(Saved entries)
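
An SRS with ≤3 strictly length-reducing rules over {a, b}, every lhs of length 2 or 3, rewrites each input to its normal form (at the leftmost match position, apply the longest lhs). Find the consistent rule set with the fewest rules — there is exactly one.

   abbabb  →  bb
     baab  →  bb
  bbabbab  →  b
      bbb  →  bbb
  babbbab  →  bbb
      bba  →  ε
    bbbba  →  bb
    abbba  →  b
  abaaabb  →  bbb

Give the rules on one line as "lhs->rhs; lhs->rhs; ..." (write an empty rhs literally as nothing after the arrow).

ab->b; bba->

  | abbabb => bbabb => bb
  | baab => bab => bb
  | bbabbab => bbab => b
  | bbb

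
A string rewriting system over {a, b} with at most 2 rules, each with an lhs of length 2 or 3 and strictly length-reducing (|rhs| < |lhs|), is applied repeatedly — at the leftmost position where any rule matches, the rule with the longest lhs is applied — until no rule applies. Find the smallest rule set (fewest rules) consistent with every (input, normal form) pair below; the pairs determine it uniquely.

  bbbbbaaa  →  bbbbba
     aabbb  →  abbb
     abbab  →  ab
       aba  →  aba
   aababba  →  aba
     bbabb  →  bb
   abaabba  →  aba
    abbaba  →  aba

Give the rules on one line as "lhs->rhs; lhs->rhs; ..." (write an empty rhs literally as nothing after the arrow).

  | bbbbbaaa => bbbbbaa => bbbbba
  | aabbb => abbb
  | abbab => ab
  | aba

aa->a; bab->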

* THE TASK
Each line above is to be copied exactly as written.

* EXPECTED OUTPUT
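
An SRS with ≤3 strictly length-reducing rules over {a, b}, every lhs of length 2 or 3, rewrites each input to its normal form (at the leftmost match position, apply the longest lhs). Find the consistent rule set with the fewest rules — there is exactly one.

   abbabb  →  bb
     baab  →  bb
  bbabbab  →  b
      bbb  →  bbb
  babbbab  →  bbb
      bba  →  ε
    bbbba  →  bb
    abbba  →  b
  abaaabb  →  bbb

Give the rules on one line as "lhs->rhs; lhs->rhs; ..." (write an empty rhs literally as nothing after the arrow).

ab->b; bba->

  | abbabb => bbabb => bb
  | baab => bab => bb
  | bbabbab => bbab => b
  | bbb

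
A string rewriting system over {a, b} with at most 2 rules, each with an lhs of length 2 or 3 and strictly length-reducing (|rhs| < |lhs|), is applied repeatedly — at the leftmost position where any rule matches, the rule with the longest lhs is applied — until no rule applies. Find the smallest rule set (fewest rules) consistent with every (input, normal form) pair below; the pairs determine it uniquely.

  bbbbbaaa  →  bbbbba
     aabbb  →  abbb
     abbab  →  ab
       aba  →  aba
   aababba  →  aba
     bbabb  →  bb
   abaabba  →  aba
    abbaba  →  aba

Give the rules on one line as "lhs->rhs; lhs->rhs; ..." (write an empty rhs literally as nothing after the arrow).

  | bbbbbaaa => bbbbbaa => bbbbba
  | aabbb => abbb
  | abbab => ab
  | aba

aa->a; bab->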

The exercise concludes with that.